Stored data entries:
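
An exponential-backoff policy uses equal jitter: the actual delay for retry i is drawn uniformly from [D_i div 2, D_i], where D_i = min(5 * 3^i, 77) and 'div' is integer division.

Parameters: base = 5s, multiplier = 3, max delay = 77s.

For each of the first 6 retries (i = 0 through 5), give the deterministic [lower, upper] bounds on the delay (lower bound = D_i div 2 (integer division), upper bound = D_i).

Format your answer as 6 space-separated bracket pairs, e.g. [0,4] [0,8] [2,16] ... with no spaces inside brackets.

Answer: [2,5] [7,15] [22,45] [38,77] [38,77] [38,77]

Derivation:
Computing bounds per retry:
  i=0: D_i=min(5*3^0,77)=5, bounds=[2,5]
  i=1: D_i=min(5*3^1,77)=15, bounds=[7,15]
  i=2: D_i=min(5*3^2,77)=45, bounds=[22,45]
  i=3: D_i=min(5*3^3,77)=77, bounds=[38,77]
  i=4: D_i=min(5*3^4,77)=77, bounds=[38,77]
  i=5: D_i=min(5*3^5,77)=77, bounds=[38,77]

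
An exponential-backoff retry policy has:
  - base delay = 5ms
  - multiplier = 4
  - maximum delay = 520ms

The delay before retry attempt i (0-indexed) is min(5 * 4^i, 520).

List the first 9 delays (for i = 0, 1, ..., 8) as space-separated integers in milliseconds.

Answer: 5 20 80 320 520 520 520 520 520

Derivation:
Computing each delay:
  i=0: min(5*4^0, 520) = 5
  i=1: min(5*4^1, 520) = 20
  i=2: min(5*4^2, 520) = 80
  i=3: min(5*4^3, 520) = 320
  i=4: min(5*4^4, 520) = 520
  i=5: min(5*4^5, 520) = 520
  i=6: min(5*4^6, 520) = 520
  i=7: min(5*4^7, 520) = 520
  i=8: min(5*4^8, 520) = 520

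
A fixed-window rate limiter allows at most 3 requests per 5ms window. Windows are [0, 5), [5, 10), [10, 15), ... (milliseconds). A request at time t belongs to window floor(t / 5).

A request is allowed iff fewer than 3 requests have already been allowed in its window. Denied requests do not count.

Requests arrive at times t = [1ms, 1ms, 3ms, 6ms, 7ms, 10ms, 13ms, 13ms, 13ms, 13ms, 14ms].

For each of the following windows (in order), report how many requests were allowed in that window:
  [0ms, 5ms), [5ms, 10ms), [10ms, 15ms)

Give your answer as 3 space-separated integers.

Processing requests:
  req#1 t=1ms (window 0): ALLOW
  req#2 t=1ms (window 0): ALLOW
  req#3 t=3ms (window 0): ALLOW
  req#4 t=6ms (window 1): ALLOW
  req#5 t=7ms (window 1): ALLOW
  req#6 t=10ms (window 2): ALLOW
  req#7 t=13ms (window 2): ALLOW
  req#8 t=13ms (window 2): ALLOW
  req#9 t=13ms (window 2): DENY
  req#10 t=13ms (window 2): DENY
  req#11 t=14ms (window 2): DENY

Allowed counts by window: 3 2 3

Answer: 3 2 3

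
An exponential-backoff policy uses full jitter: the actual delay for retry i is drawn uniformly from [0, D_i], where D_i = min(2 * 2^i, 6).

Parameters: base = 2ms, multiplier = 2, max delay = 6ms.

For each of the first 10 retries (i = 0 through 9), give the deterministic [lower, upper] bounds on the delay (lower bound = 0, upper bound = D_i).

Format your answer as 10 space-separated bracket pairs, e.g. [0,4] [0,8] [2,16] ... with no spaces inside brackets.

Computing bounds per retry:
  i=0: D_i=min(2*2^0,6)=2, bounds=[0,2]
  i=1: D_i=min(2*2^1,6)=4, bounds=[0,4]
  i=2: D_i=min(2*2^2,6)=6, bounds=[0,6]
  i=3: D_i=min(2*2^3,6)=6, bounds=[0,6]
  i=4: D_i=min(2*2^4,6)=6, bounds=[0,6]
  i=5: D_i=min(2*2^5,6)=6, bounds=[0,6]
  i=6: D_i=min(2*2^6,6)=6, bounds=[0,6]
  i=7: D_i=min(2*2^7,6)=6, bounds=[0,6]
  i=8: D_i=min(2*2^8,6)=6, bounds=[0,6]
  i=9: D_i=min(2*2^9,6)=6, bounds=[0,6]

Answer: [0,2] [0,4] [0,6] [0,6] [0,6] [0,6] [0,6] [0,6] [0,6] [0,6]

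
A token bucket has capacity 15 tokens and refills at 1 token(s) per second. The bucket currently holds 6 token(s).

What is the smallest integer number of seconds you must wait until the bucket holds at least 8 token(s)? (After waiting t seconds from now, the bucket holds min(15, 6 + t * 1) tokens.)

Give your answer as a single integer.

Need 6 + t * 1 >= 8, so t >= 2/1.
Smallest integer t = ceil(2/1) = 2.

Answer: 2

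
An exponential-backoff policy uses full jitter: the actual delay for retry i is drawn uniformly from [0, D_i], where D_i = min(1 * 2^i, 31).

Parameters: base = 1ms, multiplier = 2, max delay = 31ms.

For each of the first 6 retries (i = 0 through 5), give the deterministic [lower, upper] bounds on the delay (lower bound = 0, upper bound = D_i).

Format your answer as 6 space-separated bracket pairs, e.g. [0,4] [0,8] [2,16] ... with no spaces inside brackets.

Computing bounds per retry:
  i=0: D_i=min(1*2^0,31)=1, bounds=[0,1]
  i=1: D_i=min(1*2^1,31)=2, bounds=[0,2]
  i=2: D_i=min(1*2^2,31)=4, bounds=[0,4]
  i=3: D_i=min(1*2^3,31)=8, bounds=[0,8]
  i=4: D_i=min(1*2^4,31)=16, bounds=[0,16]
  i=5: D_i=min(1*2^5,31)=31, bounds=[0,31]

Answer: [0,1] [0,2] [0,4] [0,8] [0,16] [0,31]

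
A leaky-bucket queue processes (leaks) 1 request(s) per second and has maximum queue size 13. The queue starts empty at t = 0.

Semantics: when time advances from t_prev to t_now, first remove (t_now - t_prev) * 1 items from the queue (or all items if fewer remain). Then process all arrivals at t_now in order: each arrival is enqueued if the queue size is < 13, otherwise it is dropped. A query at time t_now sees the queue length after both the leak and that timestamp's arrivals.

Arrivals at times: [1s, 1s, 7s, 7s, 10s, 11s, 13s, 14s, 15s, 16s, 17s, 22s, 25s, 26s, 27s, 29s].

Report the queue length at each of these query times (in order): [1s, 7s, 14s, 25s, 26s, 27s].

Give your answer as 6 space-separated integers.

Answer: 2 2 1 1 1 1

Derivation:
Queue lengths at query times:
  query t=1s: backlog = 2
  query t=7s: backlog = 2
  query t=14s: backlog = 1
  query t=25s: backlog = 1
  query t=26s: backlog = 1
  query t=27s: backlog = 1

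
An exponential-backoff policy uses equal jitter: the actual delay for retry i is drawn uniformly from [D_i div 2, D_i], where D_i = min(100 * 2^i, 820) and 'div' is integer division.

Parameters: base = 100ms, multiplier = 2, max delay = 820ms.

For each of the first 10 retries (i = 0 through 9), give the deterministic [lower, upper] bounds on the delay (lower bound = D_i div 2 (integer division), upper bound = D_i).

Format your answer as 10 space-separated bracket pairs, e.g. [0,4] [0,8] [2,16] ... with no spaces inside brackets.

Answer: [50,100] [100,200] [200,400] [400,800] [410,820] [410,820] [410,820] [410,820] [410,820] [410,820]

Derivation:
Computing bounds per retry:
  i=0: D_i=min(100*2^0,820)=100, bounds=[50,100]
  i=1: D_i=min(100*2^1,820)=200, bounds=[100,200]
  i=2: D_i=min(100*2^2,820)=400, bounds=[200,400]
  i=3: D_i=min(100*2^3,820)=800, bounds=[400,800]
  i=4: D_i=min(100*2^4,820)=820, bounds=[410,820]
  i=5: D_i=min(100*2^5,820)=820, bounds=[410,820]
  i=6: D_i=min(100*2^6,820)=820, bounds=[410,820]
  i=7: D_i=min(100*2^7,820)=820, bounds=[410,820]
  i=8: D_i=min(100*2^8,820)=820, bounds=[410,820]
  i=9: D_i=min(100*2^9,820)=820, bounds=[410,820]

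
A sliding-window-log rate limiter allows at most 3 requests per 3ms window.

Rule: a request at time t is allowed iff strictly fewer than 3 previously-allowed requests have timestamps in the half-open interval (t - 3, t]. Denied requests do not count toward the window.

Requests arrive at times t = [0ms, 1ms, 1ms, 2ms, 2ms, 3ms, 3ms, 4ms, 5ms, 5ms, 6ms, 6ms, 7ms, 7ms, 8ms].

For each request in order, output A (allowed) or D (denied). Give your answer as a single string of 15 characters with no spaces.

Tracking allowed requests in the window:
  req#1 t=0ms: ALLOW
  req#2 t=1ms: ALLOW
  req#3 t=1ms: ALLOW
  req#4 t=2ms: DENY
  req#5 t=2ms: DENY
  req#6 t=3ms: ALLOW
  req#7 t=3ms: DENY
  req#8 t=4ms: ALLOW
  req#9 t=5ms: ALLOW
  req#10 t=5ms: DENY
  req#11 t=6ms: ALLOW
  req#12 t=6ms: DENY
  req#13 t=7ms: ALLOW
  req#14 t=7ms: DENY
  req#15 t=8ms: ALLOW

Answer: AAADDADAADADADA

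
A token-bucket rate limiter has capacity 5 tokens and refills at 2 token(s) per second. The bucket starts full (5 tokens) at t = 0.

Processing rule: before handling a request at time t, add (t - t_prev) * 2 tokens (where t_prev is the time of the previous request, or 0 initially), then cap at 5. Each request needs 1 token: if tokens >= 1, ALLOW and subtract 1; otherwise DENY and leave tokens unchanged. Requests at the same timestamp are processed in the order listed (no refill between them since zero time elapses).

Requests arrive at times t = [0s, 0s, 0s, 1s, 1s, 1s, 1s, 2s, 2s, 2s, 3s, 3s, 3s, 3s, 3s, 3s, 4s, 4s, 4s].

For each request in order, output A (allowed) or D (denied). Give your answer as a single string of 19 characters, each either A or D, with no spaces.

Answer: AAAAAAAAADAADDDDAAD

Derivation:
Simulating step by step:
  req#1 t=0s: ALLOW
  req#2 t=0s: ALLOW
  req#3 t=0s: ALLOW
  req#4 t=1s: ALLOW
  req#5 t=1s: ALLOW
  req#6 t=1s: ALLOW
  req#7 t=1s: ALLOW
  req#8 t=2s: ALLOW
  req#9 t=2s: ALLOW
  req#10 t=2s: DENY
  req#11 t=3s: ALLOW
  req#12 t=3s: ALLOW
  req#13 t=3s: DENY
  req#14 t=3s: DENY
  req#15 t=3s: DENY
  req#16 t=3s: DENY
  req#17 t=4s: ALLOW
  req#18 t=4s: ALLOW
  req#19 t=4s: DENY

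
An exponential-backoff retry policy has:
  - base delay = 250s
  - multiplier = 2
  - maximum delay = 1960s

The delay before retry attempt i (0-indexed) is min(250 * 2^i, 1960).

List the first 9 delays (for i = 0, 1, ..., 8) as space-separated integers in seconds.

Answer: 250 500 1000 1960 1960 1960 1960 1960 1960

Derivation:
Computing each delay:
  i=0: min(250*2^0, 1960) = 250
  i=1: min(250*2^1, 1960) = 500
  i=2: min(250*2^2, 1960) = 1000
  i=3: min(250*2^3, 1960) = 1960
  i=4: min(250*2^4, 1960) = 1960
  i=5: min(250*2^5, 1960) = 1960
  i=6: min(250*2^6, 1960) = 1960
  i=7: min(250*2^7, 1960) = 1960
  i=8: min(250*2^8, 1960) = 1960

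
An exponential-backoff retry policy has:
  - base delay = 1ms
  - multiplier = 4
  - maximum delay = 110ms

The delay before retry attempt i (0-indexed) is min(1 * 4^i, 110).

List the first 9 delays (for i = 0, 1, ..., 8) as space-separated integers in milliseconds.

Answer: 1 4 16 64 110 110 110 110 110

Derivation:
Computing each delay:
  i=0: min(1*4^0, 110) = 1
  i=1: min(1*4^1, 110) = 4
  i=2: min(1*4^2, 110) = 16
  i=3: min(1*4^3, 110) = 64
  i=4: min(1*4^4, 110) = 110
  i=5: min(1*4^5, 110) = 110
  i=6: min(1*4^6, 110) = 110
  i=7: min(1*4^7, 110) = 110
  i=8: min(1*4^8, 110) = 110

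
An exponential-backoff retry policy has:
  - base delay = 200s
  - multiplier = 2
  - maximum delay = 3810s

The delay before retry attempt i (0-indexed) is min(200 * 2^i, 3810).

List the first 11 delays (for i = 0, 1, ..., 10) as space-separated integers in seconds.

Computing each delay:
  i=0: min(200*2^0, 3810) = 200
  i=1: min(200*2^1, 3810) = 400
  i=2: min(200*2^2, 3810) = 800
  i=3: min(200*2^3, 3810) = 1600
  i=4: min(200*2^4, 3810) = 3200
  i=5: min(200*2^5, 3810) = 3810
  i=6: min(200*2^6, 3810) = 3810
  i=7: min(200*2^7, 3810) = 3810
  i=8: min(200*2^8, 3810) = 3810
  i=9: min(200*2^9, 3810) = 3810
  i=10: min(200*2^10, 3810) = 3810

Answer: 200 400 800 1600 3200 3810 3810 3810 3810 3810 3810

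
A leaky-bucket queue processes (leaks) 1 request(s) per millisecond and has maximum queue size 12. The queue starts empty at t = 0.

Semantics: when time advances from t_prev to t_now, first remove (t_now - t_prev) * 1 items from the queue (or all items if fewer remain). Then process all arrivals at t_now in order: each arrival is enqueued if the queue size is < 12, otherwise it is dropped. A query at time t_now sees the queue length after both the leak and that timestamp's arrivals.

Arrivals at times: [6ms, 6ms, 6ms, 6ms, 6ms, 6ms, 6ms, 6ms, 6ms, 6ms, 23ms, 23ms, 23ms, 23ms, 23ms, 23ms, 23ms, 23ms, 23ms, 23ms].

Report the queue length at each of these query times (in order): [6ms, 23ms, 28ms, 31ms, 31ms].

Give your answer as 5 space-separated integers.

Queue lengths at query times:
  query t=6ms: backlog = 10
  query t=23ms: backlog = 10
  query t=28ms: backlog = 5
  query t=31ms: backlog = 2
  query t=31ms: backlog = 2

Answer: 10 10 5 2 2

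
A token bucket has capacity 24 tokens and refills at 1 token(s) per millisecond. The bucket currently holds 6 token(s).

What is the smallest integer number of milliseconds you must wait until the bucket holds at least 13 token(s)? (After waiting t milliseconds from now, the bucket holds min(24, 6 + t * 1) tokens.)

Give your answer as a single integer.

Answer: 7

Derivation:
Need 6 + t * 1 >= 13, so t >= 7/1.
Smallest integer t = ceil(7/1) = 7.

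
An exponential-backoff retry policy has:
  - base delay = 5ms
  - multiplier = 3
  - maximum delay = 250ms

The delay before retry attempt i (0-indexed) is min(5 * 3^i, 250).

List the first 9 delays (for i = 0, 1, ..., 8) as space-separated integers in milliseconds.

Computing each delay:
  i=0: min(5*3^0, 250) = 5
  i=1: min(5*3^1, 250) = 15
  i=2: min(5*3^2, 250) = 45
  i=3: min(5*3^3, 250) = 135
  i=4: min(5*3^4, 250) = 250
  i=5: min(5*3^5, 250) = 250
  i=6: min(5*3^6, 250) = 250
  i=7: min(5*3^7, 250) = 250
  i=8: min(5*3^8, 250) = 250

Answer: 5 15 45 135 250 250 250 250 250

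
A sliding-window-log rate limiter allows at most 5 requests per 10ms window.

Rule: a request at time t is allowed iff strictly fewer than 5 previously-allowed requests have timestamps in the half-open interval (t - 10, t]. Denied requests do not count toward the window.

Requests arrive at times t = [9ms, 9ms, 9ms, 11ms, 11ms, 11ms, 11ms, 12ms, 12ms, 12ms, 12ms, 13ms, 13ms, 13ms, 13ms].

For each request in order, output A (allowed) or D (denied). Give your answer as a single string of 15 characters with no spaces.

Tracking allowed requests in the window:
  req#1 t=9ms: ALLOW
  req#2 t=9ms: ALLOW
  req#3 t=9ms: ALLOW
  req#4 t=11ms: ALLOW
  req#5 t=11ms: ALLOW
  req#6 t=11ms: DENY
  req#7 t=11ms: DENY
  req#8 t=12ms: DENY
  req#9 t=12ms: DENY
  req#10 t=12ms: DENY
  req#11 t=12ms: DENY
  req#12 t=13ms: DENY
  req#13 t=13ms: DENY
  req#14 t=13ms: DENY
  req#15 t=13ms: DENY

Answer: AAAAADDDDDDDDDD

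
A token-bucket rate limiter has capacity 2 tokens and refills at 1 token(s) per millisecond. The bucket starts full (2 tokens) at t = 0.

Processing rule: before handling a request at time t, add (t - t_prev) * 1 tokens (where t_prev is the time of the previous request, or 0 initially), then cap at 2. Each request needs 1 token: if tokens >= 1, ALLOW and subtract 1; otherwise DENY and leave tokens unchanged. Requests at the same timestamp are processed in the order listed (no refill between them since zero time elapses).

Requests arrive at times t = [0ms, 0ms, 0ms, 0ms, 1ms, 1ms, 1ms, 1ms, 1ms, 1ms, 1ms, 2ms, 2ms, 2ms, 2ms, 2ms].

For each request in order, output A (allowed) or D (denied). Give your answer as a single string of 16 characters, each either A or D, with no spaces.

Simulating step by step:
  req#1 t=0ms: ALLOW
  req#2 t=0ms: ALLOW
  req#3 t=0ms: DENY
  req#4 t=0ms: DENY
  req#5 t=1ms: ALLOW
  req#6 t=1ms: DENY
  req#7 t=1ms: DENY
  req#8 t=1ms: DENY
  req#9 t=1ms: DENY
  req#10 t=1ms: DENY
  req#11 t=1ms: DENY
  req#12 t=2ms: ALLOW
  req#13 t=2ms: DENY
  req#14 t=2ms: DENY
  req#15 t=2ms: DENY
  req#16 t=2ms: DENY

Answer: AADDADDDDDDADDDD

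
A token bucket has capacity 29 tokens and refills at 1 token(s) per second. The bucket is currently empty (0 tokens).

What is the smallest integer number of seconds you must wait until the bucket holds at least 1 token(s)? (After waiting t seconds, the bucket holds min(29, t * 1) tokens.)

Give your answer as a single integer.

Need t * 1 >= 1, so t >= 1/1.
Smallest integer t = ceil(1/1) = 1.

Answer: 1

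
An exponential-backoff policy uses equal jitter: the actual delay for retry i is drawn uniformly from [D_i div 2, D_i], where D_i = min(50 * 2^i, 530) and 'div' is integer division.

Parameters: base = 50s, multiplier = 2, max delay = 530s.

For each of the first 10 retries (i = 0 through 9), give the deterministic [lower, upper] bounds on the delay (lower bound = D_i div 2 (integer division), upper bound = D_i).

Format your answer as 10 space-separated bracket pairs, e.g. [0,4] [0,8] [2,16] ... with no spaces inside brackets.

Computing bounds per retry:
  i=0: D_i=min(50*2^0,530)=50, bounds=[25,50]
  i=1: D_i=min(50*2^1,530)=100, bounds=[50,100]
  i=2: D_i=min(50*2^2,530)=200, bounds=[100,200]
  i=3: D_i=min(50*2^3,530)=400, bounds=[200,400]
  i=4: D_i=min(50*2^4,530)=530, bounds=[265,530]
  i=5: D_i=min(50*2^5,530)=530, bounds=[265,530]
  i=6: D_i=min(50*2^6,530)=530, bounds=[265,530]
  i=7: D_i=min(50*2^7,530)=530, bounds=[265,530]
  i=8: D_i=min(50*2^8,530)=530, bounds=[265,530]
  i=9: D_i=min(50*2^9,530)=530, bounds=[265,530]

Answer: [25,50] [50,100] [100,200] [200,400] [265,530] [265,530] [265,530] [265,530] [265,530] [265,530]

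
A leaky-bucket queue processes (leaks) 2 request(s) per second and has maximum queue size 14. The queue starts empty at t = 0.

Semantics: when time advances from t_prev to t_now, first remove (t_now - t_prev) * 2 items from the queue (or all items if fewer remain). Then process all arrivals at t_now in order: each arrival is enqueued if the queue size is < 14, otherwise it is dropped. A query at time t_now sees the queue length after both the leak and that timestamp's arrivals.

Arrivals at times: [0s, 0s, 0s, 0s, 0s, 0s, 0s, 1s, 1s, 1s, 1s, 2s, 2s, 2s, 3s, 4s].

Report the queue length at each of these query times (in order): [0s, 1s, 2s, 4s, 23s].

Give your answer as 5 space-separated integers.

Queue lengths at query times:
  query t=0s: backlog = 7
  query t=1s: backlog = 9
  query t=2s: backlog = 10
  query t=4s: backlog = 8
  query t=23s: backlog = 0

Answer: 7 9 10 8 0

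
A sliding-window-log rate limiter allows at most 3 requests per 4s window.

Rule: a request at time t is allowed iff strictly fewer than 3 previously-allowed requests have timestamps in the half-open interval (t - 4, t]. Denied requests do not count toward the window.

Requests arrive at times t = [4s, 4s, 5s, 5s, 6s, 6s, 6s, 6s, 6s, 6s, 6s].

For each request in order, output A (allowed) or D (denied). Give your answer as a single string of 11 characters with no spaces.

Answer: AAADDDDDDDD

Derivation:
Tracking allowed requests in the window:
  req#1 t=4s: ALLOW
  req#2 t=4s: ALLOW
  req#3 t=5s: ALLOW
  req#4 t=5s: DENY
  req#5 t=6s: DENY
  req#6 t=6s: DENY
  req#7 t=6s: DENY
  req#8 t=6s: DENY
  req#9 t=6s: DENY
  req#10 t=6s: DENY
  req#11 t=6s: DENY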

## Your objective:
All that belongs in your answer is the stretch of entries above from the line with "8) as space-separated integers in seconds." through the line with "The delay before retry attempt i (0-indexed) is min(200", printed exactly.

## Solution to this exercise:
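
List the first 9 delays (for i = 0, 1, ..., 8) as space-separated integers in seconds.

Answer: 250 500 1000 1960 1960 1960 1960 1960 1960

Derivation:
Computing each delay:
  i=0: min(250*2^0, 1960) = 250
  i=1: min(250*2^1, 1960) = 500
  i=2: min(250*2^2, 1960) = 1000
  i=3: min(250*2^3, 1960) = 1960
  i=4: min(250*2^4, 1960) = 1960
  i=5: min(250*2^5, 1960) = 1960
  i=6: min(250*2^6, 1960) = 1960
  i=7: min(250*2^7, 1960) = 1960
  i=8: min(250*2^8, 1960) = 1960

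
An exponential-backoff retry policy has:
  - base delay = 1ms
  - multiplier = 4
  - maximum delay = 110ms

The delay before retry attempt i (0-indexed) is min(1 * 4^i, 110).

List the first 9 delays (for i = 0, 1, ..., 8) as space-separated integers in milliseconds.

Answer: 1 4 16 64 110 110 110 110 110

Derivation:
Computing each delay:
  i=0: min(1*4^0, 110) = 1
  i=1: min(1*4^1, 110) = 4
  i=2: min(1*4^2, 110) = 16
  i=3: min(1*4^3, 110) = 64
  i=4: min(1*4^4, 110) = 110
  i=5: min(1*4^5, 110) = 110
  i=6: min(1*4^6, 110) = 110
  i=7: min(1*4^7, 110) = 110
  i=8: min(1*4^8, 110) = 110

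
An exponential-backoff retry policy has:
  - base delay = 200s
  - multiplier = 2
  - maximum delay = 3810s

The delay before retry attempt i (0-indexed) is min(200 * 2^i, 3810).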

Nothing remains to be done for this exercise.